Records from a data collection
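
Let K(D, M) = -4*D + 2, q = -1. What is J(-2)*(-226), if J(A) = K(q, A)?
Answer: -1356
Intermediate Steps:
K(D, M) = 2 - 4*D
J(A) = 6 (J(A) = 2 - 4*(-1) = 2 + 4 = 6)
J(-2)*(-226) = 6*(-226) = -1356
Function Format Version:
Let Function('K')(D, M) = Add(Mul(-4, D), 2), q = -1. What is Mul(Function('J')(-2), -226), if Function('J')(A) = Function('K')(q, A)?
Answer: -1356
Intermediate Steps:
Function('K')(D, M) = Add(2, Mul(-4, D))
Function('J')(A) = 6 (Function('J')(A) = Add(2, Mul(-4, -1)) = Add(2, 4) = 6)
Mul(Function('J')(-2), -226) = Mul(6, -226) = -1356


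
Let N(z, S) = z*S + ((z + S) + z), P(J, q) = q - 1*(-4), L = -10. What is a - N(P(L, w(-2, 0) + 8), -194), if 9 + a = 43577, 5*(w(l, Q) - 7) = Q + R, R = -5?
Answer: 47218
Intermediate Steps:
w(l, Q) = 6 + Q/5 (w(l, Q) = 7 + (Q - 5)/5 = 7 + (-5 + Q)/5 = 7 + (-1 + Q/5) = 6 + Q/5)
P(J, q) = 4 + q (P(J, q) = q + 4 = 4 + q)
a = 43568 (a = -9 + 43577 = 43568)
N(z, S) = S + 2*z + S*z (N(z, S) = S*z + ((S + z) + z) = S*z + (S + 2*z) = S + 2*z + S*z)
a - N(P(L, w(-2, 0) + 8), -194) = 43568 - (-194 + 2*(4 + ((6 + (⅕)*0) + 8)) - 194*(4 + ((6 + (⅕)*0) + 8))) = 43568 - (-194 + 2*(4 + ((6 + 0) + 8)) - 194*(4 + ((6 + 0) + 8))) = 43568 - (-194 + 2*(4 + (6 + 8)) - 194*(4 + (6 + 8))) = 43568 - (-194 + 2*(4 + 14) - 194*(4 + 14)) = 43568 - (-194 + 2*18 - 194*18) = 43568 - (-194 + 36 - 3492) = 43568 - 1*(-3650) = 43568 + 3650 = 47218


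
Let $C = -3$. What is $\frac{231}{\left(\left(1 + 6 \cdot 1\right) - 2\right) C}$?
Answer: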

(DIRECTIONS): Please quote the records above exactly, without skipping a line.

(ANSWER SECTION):
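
Let K(D, M) = -4*D + 2, q = -1. What is J(-2)*(-226), if J(A) = K(q, A)?
Answer: -1356
Intermediate Steps:
K(D, M) = 2 - 4*D
J(A) = 6 (J(A) = 2 - 4*(-1) = 2 + 4 = 6)
J(-2)*(-226) = 6*(-226) = -1356
Function Format Version:
Let Function('K')(D, M) = Add(Mul(-4, D), 2), q = -1. What is Mul(Function('J')(-2), -226), if Function('J')(A) = Function('K')(q, A)?
Answer: -1356
Intermediate Steps:
Function('K')(D, M) = Add(2, Mul(-4, D))
Function('J')(A) = 6 (Function('J')(A) = Add(2, Mul(-4, -1)) = Add(2, 4) = 6)
Mul(Function('J')(-2), -226) = Mul(6, -226) = -1356


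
Let N(z, S) = z*S + ((z + S) + z), P(J, q) = q - 1*(-4), L = -10. What is a - N(P(L, w(-2, 0) + 8), -194), if 9 + a = 43577, 5*(w(l, Q) - 7) = Q + R, R = -5?
Answer: 47218
Intermediate Steps:
w(l, Q) = 6 + Q/5 (w(l, Q) = 7 + (Q - 5)/5 = 7 + (-5 + Q)/5 = 7 + (-1 + Q/5) = 6 + Q/5)
P(J, q) = 4 + q (P(J, q) = q + 4 = 4 + q)
a = 43568 (a = -9 + 43577 = 43568)
N(z, S) = S + 2*z + S*z (N(z, S) = S*z + ((S + z) + z) = S*z + (S + 2*z) = S + 2*z + S*z)
a - N(P(L, w(-2, 0) + 8), -194) = 43568 - (-194 + 2*(4 + ((6 + (⅕)*0) + 8)) - 194*(4 + ((6 + (⅕)*0) + 8))) = 43568 - (-194 + 2*(4 + ((6 + 0) + 8)) - 194*(4 + ((6 + 0) + 8))) = 43568 - (-194 + 2*(4 + (6 + 8)) - 194*(4 + (6 + 8))) = 43568 - (-194 + 2*(4 + 14) - 194*(4 + 14)) = 43568 - (-194 + 2*18 - 194*18) = 43568 - (-194 + 36 - 3492) = 43568 - 1*(-3650) = 43568 + 3650 = 47218


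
Let $C = -3$. What is $\frac{231}{\left(\left(1 + 6 \cdot 1\right) - 2\right) C}$?
Answer: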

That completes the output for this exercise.